───── Data for review ─────

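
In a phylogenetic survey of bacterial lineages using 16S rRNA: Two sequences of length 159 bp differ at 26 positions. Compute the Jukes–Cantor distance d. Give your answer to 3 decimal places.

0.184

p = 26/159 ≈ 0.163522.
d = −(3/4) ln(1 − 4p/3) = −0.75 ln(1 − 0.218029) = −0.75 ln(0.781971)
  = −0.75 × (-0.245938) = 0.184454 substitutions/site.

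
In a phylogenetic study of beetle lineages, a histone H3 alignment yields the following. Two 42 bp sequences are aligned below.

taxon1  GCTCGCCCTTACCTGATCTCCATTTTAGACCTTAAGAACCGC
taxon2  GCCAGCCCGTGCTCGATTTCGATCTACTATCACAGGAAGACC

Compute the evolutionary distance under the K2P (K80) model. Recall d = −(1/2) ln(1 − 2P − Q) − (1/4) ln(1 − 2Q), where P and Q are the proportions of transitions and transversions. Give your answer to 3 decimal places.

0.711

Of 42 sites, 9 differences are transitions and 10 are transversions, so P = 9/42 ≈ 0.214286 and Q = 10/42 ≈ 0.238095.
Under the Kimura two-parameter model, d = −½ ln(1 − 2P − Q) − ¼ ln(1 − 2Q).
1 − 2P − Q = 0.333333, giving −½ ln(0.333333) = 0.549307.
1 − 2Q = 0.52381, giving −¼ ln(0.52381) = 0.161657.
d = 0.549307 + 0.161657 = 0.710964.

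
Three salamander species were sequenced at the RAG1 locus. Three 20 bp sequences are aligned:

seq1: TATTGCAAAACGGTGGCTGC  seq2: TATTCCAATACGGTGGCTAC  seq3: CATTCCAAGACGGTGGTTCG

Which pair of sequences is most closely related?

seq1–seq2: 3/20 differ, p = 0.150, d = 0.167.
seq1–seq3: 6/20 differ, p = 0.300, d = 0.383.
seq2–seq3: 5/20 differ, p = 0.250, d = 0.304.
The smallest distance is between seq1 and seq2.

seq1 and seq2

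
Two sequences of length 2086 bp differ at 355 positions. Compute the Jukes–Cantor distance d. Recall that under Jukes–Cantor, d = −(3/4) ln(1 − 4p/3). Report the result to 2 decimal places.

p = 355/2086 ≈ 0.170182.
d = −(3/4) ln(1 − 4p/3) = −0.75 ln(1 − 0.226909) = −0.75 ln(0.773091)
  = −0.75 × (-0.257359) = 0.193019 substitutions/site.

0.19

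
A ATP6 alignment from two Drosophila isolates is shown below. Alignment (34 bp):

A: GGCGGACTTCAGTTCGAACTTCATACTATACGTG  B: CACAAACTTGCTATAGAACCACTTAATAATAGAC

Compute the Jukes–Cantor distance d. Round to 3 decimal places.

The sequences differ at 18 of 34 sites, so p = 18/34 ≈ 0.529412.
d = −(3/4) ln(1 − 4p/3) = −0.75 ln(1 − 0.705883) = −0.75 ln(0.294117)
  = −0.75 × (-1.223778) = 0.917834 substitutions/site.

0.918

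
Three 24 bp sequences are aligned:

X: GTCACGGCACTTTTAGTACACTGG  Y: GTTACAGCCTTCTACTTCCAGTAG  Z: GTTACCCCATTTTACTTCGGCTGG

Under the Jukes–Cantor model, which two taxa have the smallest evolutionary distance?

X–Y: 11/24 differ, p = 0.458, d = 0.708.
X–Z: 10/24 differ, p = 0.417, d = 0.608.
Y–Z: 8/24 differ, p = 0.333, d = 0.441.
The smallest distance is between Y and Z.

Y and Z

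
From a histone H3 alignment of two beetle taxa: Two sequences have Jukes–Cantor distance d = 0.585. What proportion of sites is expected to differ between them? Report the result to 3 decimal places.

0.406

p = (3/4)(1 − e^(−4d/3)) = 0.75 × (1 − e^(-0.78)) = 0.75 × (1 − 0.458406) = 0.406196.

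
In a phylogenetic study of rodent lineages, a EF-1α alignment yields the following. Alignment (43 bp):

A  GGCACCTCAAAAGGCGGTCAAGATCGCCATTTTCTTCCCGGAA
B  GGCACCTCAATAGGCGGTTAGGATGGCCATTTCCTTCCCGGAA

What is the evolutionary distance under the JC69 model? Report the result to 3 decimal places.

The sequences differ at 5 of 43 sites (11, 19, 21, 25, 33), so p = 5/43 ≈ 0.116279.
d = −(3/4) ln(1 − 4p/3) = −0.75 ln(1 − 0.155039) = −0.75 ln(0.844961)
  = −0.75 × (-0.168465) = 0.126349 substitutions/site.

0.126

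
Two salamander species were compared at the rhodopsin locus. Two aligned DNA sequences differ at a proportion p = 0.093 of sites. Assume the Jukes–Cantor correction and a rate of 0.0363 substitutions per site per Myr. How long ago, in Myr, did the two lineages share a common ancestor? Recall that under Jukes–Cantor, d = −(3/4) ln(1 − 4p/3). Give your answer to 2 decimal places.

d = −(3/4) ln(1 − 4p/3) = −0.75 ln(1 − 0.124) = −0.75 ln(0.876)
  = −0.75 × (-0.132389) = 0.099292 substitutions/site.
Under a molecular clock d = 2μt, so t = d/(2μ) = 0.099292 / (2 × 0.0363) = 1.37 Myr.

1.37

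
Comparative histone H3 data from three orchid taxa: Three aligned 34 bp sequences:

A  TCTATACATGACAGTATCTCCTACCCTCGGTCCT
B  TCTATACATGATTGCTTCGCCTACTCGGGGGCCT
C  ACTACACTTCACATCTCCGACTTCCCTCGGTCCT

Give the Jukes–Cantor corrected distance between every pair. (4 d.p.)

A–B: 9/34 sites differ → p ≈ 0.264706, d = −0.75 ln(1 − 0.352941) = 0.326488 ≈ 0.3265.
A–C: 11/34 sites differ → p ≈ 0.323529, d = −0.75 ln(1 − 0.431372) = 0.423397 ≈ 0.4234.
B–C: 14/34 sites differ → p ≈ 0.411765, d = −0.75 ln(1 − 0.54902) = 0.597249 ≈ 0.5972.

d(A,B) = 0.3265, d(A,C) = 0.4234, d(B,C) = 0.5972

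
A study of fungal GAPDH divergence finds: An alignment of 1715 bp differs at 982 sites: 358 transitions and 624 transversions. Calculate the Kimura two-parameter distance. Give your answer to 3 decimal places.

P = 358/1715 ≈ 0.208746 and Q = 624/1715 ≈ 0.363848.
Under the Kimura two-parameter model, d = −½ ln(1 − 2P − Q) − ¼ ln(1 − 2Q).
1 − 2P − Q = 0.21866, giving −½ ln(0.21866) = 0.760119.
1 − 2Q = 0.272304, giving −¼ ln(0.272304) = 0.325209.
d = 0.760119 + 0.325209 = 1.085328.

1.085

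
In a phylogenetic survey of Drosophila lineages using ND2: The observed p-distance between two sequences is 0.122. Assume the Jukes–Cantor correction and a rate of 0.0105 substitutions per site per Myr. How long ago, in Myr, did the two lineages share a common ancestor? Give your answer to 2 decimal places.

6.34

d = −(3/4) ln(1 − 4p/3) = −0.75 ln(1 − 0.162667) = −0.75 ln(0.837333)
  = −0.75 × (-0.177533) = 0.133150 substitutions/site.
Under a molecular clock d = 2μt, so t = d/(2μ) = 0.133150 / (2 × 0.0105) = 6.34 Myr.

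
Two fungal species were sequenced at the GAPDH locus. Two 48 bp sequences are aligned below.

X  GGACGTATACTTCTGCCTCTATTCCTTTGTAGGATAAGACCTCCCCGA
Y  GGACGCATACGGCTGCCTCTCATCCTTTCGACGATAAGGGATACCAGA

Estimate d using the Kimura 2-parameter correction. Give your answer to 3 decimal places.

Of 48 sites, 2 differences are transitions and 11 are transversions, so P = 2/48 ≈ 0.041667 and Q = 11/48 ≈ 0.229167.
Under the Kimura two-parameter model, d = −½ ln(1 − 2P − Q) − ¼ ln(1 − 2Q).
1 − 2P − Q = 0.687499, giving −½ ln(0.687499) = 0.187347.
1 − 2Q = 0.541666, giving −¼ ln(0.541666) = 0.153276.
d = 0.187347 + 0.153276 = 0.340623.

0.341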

─────

Each line of the material that includes the string "Three" is to be counted; give only the final number.

3